Problem requirements :: Retype, word for word, each line between the lines holding "- The boil: 8" and "- Pitching: 3", inclusive, and leave the rest of the data alone.

═════ Excerpted records

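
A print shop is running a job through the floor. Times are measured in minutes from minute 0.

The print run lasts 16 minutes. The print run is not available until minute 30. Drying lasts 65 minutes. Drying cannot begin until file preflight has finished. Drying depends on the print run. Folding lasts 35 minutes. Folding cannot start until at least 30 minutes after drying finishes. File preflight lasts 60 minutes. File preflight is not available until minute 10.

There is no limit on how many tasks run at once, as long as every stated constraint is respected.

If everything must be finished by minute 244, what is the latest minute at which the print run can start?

Nothing follows folding; the deadline of minute 244 is its only limit. It must start by 244 − 35 = minute 209.
Drying feeds into folding (must start by minute 209, minus 30-minute gap → minute 179); so drying must finish by minute 179 and therefore start by minute 114.
The print run feeds into drying (must start by minute 114); so the print run must finish by minute 114 and therefore start by minute 98.

98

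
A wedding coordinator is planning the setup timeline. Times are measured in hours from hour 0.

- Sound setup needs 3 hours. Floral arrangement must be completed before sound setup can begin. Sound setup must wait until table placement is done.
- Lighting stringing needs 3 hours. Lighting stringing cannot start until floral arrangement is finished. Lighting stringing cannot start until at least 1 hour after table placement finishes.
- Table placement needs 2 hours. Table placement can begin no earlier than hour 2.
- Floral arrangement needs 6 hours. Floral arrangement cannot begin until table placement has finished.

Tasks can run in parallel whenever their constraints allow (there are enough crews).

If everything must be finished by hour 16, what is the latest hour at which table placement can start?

Lighting stringing has no dependents, so it just needs to finish by hour 16. Starting by 16 − 3 = hour 13 achieves that.
Sound setup has no dependents, so it just needs to finish by hour 16. Starting by 16 − 3 = hour 13 achieves that.
Floral arrangement must finish in time for lighting stringing (must start by hour 13); sound setup (must start by hour 13). The tightest is hour 13, so floral arrangement must start by 13 − 6 = hour 7.
Table placement feeds floral arrangement (must start by hour 7); lighting stringing (must start by hour 13, minus 1-hour gap → hour 12); sound setup (must start by hour 13). Taking the minimum, table placement must finish by hour 7 and start by 7 − 2 = hour 5.

5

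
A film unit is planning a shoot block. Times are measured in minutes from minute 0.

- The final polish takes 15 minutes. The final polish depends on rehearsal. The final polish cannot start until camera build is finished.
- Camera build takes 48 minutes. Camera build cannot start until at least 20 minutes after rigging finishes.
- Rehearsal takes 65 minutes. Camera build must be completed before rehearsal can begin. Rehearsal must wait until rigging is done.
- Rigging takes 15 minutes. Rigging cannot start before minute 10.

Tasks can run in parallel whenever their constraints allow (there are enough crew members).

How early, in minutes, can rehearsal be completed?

Rigging cannot begin until its own release at minute 10. It runs from minute 10 to 10 + 15 = minute 25.
After rigging (finishes minute 25, plus 20-minute gap → minute 45), camera build can start at minute 45 and finishes at minute 93.
Rehearsal cannot start until camera build (finishes minute 93); rigging (finishes minute 25). The controlling bound is minute 93, so rehearsal finishes at 93 + 65 = minute 158.

158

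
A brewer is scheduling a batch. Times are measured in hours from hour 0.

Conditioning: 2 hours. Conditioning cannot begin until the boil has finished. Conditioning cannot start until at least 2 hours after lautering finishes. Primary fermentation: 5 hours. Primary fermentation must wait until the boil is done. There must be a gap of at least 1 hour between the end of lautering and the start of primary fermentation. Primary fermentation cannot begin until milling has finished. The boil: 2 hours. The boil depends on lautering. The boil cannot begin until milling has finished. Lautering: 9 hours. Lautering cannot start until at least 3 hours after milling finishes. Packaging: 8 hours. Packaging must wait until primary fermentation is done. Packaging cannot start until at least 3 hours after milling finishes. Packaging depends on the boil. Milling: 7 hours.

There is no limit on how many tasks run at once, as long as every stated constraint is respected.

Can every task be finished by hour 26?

No

Nothing blocks milling, so it runs from hour 0 to hour 7.
Lautering waits on milling (finishes hour 7, plus 3-hour gap → hour 10), so it starts at hour 10 and finishes at 10 + 9 = hour 19.
The boil needs all of lautering (finishes hour 19); milling (finishes hour 7). That puts its earliest start at hour 19; it finishes at 19 + 2 = hour 21.
Conditioning has to wait for the boil (finishes hour 21); lautering (finishes hour 19, plus 2-hour gap → hour 21). The latest of these is hour 21, so conditioning runs hour 21 to 21 + 2 = hour 23.
Primary fermentation needs all of the boil (finishes hour 21); lautering (finishes hour 19, plus 1-hour gap → hour 20); milling (finishes hour 7). That puts its earliest start at hour 21; it finishes at 21 + 5 = hour 26.
Packaging needs all of primary fermentation (finishes hour 26); milling (finishes hour 7, plus 3-hour gap → hour 10); the boil (finishes hour 21). That puts its earliest start at hour 26; it finishes at 26 + 8 = hour 34.
The earliest everything can be done is hour 34, which is after the deadline of 26, so it is not possible.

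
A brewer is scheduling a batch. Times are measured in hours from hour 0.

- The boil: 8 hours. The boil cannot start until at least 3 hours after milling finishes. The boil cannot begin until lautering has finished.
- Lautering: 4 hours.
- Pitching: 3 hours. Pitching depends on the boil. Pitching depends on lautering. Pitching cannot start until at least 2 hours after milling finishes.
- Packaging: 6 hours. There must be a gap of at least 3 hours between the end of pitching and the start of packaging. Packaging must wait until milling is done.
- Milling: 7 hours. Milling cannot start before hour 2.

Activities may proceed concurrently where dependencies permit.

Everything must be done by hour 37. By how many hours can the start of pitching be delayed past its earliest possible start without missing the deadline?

5

Lautering has no prerequisites, so it starts at hour 0 and finishes at hour 4.
Milling cannot begin until its own release at hour 2. It runs from hour 2 to 2 + 7 = hour 9.
The boil cannot start until milling (finishes hour 9, plus 3-hour gap → hour 12); lautering (finishes hour 4). The controlling bound is hour 12, so the boil finishes at 12 + 8 = hour 20.
Pitching needs all of the boil (finishes hour 20); lautering (finishes hour 4); milling (finishes hour 9, plus 2-hour gap → hour 11). That puts its earliest start at hour 20; it finishes at 20 + 3 = hour 23.

Working backward from the deadline:
Packaging has no dependents, so it just needs to finish by hour 37. Starting by 37 − 6 = hour 31 achieves that.
Pitching must finish before packaging (must start by hour 31, minus 3-hour gap → hour 28). With a 3-hour duration, pitching must start by 28 − 3 = hour 25.
So pitching can start as early as hour 20 and as late as hour 25, giving 25 − 20 = 5 hours of slack.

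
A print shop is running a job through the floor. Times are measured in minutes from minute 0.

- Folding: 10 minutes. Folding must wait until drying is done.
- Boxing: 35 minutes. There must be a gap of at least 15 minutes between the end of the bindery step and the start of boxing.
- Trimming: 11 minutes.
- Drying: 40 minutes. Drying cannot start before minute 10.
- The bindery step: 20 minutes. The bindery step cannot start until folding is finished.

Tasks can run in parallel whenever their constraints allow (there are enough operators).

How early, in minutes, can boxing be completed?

130

Drying cannot begin until its own release at minute 10. It runs from minute 10 to 10 + 40 = minute 50.
Folding waits on drying (finishes minute 50), so it starts at minute 50 and finishes at 50 + 10 = minute 60.
After folding (finishes minute 60), the bindery step can start at minute 60 and finishes at minute 80.
After the bindery step (finishes minute 80, plus 15-minute gap → minute 95), boxing can start at minute 95 and finishes at minute 130.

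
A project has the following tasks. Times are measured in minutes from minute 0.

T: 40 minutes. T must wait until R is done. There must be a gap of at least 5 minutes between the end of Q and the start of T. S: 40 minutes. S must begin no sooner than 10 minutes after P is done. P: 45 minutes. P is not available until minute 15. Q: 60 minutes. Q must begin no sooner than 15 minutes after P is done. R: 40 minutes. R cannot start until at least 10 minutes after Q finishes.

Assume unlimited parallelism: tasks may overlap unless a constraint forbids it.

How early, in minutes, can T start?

After its own release at minute 15, P can start at minute 15 and finishes at minute 60.
Q cannot begin until P (finishes minute 60, plus 15-minute gap → minute 75). It runs from minute 75 to 75 + 60 = minute 135.
R waits on Q (finishes minute 135, plus 10-minute gap → minute 145), so it starts at minute 145 and finishes at 145 + 40 = minute 185.
T waits on R (finishes minute 185); Q (finishes minute 135, plus 5-minute gap → minute 140). The latest of these is minute 185, which is the earliest T can start.

185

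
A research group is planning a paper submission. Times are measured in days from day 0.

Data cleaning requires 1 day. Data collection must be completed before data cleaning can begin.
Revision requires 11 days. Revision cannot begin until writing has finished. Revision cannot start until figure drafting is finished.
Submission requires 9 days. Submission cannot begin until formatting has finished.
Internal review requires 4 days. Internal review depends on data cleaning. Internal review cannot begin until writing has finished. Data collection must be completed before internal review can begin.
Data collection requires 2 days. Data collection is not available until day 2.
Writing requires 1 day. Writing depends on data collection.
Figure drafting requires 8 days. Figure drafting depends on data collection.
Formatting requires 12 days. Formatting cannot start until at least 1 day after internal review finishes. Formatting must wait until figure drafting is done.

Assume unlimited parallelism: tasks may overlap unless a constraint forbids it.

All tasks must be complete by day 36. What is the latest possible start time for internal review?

Submission must finish by day 36; it takes 9 days, so it must start by 36 − 9 = day 27.
Since submission (must start by day 27) depends on it, formatting must finish by day 27. Backing off its 12-day duration gives a latest start of day 15.
Since formatting (must start by day 15, minus 1-day gap → day 14) depends on it, internal review must finish by day 14. Backing off its 4-day duration gives a latest start of day 10.

10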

══════════

Solved problem ::
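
- The boil: 8 hours. The boil cannot start until at least 3 hours after milling finishes. The boil cannot begin until lautering has finished.
- Lautering: 4 hours.
- Pitching: 3 hours. Pitching depends on the boil. Pitching depends on lautering. Pitching cannot start until at least 2 hours after milling finishes.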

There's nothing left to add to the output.